SUPPLIED DATA:
+++

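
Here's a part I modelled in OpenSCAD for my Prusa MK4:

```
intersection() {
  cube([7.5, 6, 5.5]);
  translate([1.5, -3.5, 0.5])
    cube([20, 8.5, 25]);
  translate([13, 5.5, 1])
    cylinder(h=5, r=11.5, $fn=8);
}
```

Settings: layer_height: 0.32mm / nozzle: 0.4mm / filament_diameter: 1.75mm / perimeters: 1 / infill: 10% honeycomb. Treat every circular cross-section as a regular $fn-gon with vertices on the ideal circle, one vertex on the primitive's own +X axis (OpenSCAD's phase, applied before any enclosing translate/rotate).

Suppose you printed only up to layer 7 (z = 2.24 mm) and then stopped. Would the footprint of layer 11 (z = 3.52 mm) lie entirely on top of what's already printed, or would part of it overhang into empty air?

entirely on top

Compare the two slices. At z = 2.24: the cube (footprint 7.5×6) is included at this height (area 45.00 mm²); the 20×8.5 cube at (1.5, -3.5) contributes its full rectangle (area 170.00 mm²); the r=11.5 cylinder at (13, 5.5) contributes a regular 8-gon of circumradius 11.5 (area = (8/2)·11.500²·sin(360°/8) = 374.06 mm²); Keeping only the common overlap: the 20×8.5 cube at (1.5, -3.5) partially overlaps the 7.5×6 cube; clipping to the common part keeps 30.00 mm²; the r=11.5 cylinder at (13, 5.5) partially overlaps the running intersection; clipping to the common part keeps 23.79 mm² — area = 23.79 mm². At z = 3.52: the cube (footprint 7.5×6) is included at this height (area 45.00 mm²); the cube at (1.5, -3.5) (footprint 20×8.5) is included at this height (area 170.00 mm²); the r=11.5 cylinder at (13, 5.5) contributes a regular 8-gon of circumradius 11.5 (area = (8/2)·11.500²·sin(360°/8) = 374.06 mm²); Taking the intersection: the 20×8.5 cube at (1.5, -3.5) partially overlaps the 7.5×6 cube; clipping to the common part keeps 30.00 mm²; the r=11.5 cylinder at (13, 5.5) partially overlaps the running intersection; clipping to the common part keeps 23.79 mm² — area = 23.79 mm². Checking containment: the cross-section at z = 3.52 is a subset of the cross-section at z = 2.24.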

+++

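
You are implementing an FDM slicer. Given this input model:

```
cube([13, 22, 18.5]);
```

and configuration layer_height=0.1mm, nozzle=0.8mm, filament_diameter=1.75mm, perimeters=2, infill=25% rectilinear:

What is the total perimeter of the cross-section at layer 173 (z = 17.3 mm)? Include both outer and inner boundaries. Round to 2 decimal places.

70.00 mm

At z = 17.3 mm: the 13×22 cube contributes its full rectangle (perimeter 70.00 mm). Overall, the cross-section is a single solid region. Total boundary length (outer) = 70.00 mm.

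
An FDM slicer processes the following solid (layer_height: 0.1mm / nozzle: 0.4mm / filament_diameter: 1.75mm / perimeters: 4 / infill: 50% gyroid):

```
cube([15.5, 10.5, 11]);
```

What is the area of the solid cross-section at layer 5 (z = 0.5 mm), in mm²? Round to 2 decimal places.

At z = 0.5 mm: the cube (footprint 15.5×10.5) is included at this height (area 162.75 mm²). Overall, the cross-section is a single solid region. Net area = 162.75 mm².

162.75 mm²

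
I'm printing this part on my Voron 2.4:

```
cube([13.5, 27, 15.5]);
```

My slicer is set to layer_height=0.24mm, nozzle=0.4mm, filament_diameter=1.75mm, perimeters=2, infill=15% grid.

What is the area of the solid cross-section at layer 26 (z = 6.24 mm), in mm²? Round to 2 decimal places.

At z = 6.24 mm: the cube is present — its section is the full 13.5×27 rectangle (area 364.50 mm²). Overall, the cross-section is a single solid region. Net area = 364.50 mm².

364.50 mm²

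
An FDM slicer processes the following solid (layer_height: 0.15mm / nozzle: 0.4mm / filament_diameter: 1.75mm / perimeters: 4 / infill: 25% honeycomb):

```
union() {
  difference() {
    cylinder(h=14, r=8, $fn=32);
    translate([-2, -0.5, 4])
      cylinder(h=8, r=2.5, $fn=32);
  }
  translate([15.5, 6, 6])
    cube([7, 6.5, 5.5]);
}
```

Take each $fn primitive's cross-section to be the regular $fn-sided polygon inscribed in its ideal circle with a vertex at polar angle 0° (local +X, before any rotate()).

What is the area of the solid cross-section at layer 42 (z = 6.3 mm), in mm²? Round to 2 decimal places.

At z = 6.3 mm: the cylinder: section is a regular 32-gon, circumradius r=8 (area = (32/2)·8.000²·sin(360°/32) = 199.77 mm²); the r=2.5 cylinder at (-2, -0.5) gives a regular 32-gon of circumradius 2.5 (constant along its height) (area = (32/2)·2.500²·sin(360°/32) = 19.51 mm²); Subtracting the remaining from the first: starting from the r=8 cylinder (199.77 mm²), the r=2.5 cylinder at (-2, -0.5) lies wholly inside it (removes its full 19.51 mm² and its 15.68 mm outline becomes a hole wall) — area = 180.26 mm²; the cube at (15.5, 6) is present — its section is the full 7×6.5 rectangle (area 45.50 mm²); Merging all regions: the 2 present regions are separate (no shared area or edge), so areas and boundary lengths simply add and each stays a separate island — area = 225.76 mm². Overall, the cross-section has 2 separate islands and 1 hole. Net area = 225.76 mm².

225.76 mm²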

+++

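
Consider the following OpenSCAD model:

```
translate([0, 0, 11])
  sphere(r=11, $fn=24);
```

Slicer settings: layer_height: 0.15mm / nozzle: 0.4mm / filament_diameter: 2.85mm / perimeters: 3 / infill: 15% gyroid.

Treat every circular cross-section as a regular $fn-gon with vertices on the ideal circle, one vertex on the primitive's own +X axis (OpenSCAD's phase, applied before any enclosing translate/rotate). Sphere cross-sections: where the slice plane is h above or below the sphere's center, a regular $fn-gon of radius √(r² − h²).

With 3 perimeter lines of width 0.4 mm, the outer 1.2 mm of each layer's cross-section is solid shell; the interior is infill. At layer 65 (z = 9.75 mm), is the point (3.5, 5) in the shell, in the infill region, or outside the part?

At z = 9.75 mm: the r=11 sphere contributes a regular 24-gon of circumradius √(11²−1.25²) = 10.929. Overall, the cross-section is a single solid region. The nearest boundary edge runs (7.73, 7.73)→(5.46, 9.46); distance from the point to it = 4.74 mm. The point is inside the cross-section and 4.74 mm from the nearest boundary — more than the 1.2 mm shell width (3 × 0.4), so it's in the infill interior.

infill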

+++

TASK DIRECTIONS: Look above for the line with "An FDM slicer processes the following solid (layer_height: 0.1mm" and the line with "Take each $fn"; transcribe both and all lines in between, exactly, and nothing else.

FINISHED EXERCISE:
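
An FDM slicer processes the following solid (layer_height: 0.1mm / nozzle: 0.4mm / filament_diameter: 1.75mm / perimeters: 4 / infill: 50% gyroid):

```
cube([15.5, 10.5, 11]);
```

What is the area of the solid cross-section at layer 5 (z = 0.5 mm), in mm²? Round to 2 decimal places.

At z = 0.5 mm: the cube (footprint 15.5×10.5) is included at this height (area 162.75 mm²). Overall, the cross-section is a single solid region. Net area = 162.75 mm².

162.75 mm²

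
I'm printing this part on my Voron 2.4:

```
cube([13.5, 27, 15.5]);
```

My slicer is set to layer_height=0.24mm, nozzle=0.4mm, filament_diameter=1.75mm, perimeters=2, infill=15% grid.

What is the area of the solid cross-section at layer 26 (z = 6.24 mm), in mm²? Round to 2 decimal places.

At z = 6.24 mm: the cube is present — its section is the full 13.5×27 rectangle (area 364.50 mm²). Overall, the cross-section is a single solid region. Net area = 364.50 mm².

364.50 mm²

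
An FDM slicer processes the following solid (layer_height: 0.15mm / nozzle: 0.4mm / filament_diameter: 1.75mm / perimeters: 4 / infill: 25% honeycomb):

```
union() {
  difference() {
    cylinder(h=14, r=8, $fn=32);
    translate([-2, -0.5, 4])
      cylinder(h=8, r=2.5, $fn=32);
  }
  translate([15.5, 6, 6])
    cube([7, 6.5, 5.5]);
}
```

Take each $fn primitive's cross-section to be the regular $fn-sided polygon inscribed in its ideal circle with a vertex at polar angle 0° (local +X, before any rotate()).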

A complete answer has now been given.